[Goal of the exercise] Your answer should contain each record from the listing, repeated exactly.

[Stored data]

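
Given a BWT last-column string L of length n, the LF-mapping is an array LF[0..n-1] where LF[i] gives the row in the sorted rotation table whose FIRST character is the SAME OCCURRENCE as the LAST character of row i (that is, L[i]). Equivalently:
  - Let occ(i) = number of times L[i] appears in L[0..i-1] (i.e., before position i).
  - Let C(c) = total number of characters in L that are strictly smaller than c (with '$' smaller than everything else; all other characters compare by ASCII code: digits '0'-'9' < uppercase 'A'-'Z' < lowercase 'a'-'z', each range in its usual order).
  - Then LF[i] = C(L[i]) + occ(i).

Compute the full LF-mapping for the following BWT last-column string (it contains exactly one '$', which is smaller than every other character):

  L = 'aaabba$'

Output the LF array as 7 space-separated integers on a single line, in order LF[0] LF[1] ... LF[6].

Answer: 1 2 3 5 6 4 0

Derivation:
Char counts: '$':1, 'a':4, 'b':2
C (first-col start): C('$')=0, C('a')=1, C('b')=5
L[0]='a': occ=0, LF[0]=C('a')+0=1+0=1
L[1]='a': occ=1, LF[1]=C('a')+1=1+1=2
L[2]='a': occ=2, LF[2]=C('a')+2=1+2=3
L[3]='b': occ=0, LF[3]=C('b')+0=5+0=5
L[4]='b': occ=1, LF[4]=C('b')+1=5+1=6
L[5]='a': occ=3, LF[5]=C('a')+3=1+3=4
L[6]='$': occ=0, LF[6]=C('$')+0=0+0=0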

[Solution for this task]
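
Given a BWT last-column string L of length n, the LF-mapping is an array LF[0..n-1] where LF[i] gives the row in the sorted rotation table whose FIRST character is the SAME OCCURRENCE as the LAST character of row i (that is, L[i]). Equivalently:
  - Let occ(i) = number of times L[i] appears in L[0..i-1] (i.e., before position i).
  - Let C(c) = total number of characters in L that are strictly smaller than c (with '$' smaller than everything else; all other characters compare by ASCII code: digits '0'-'9' < uppercase 'A'-'Z' < lowercase 'a'-'z', each range in its usual order).
  - Then LF[i] = C(L[i]) + occ(i).

Compute the full LF-mapping for the following BWT last-column string (it contains exactly one '$', which is smaller than every other character):

  L = 'aaabba$'

Output the LF array as 7 space-separated integers on a single line, in order LF[0] LF[1] ... LF[6].

Answer: 1 2 3 5 6 4 0

Derivation:
Char counts: '$':1, 'a':4, 'b':2
C (first-col start): C('$')=0, C('a')=1, C('b')=5
L[0]='a': occ=0, LF[0]=C('a')+0=1+0=1
L[1]='a': occ=1, LF[1]=C('a')+1=1+1=2
L[2]='a': occ=2, LF[2]=C('a')+2=1+2=3
L[3]='b': occ=0, LF[3]=C('b')+0=5+0=5
L[4]='b': occ=1, LF[4]=C('b')+1=5+1=6
L[5]='a': occ=3, LF[5]=C('a')+3=1+3=4
L[6]='$': occ=0, LF[6]=C('$')+0=0+0=0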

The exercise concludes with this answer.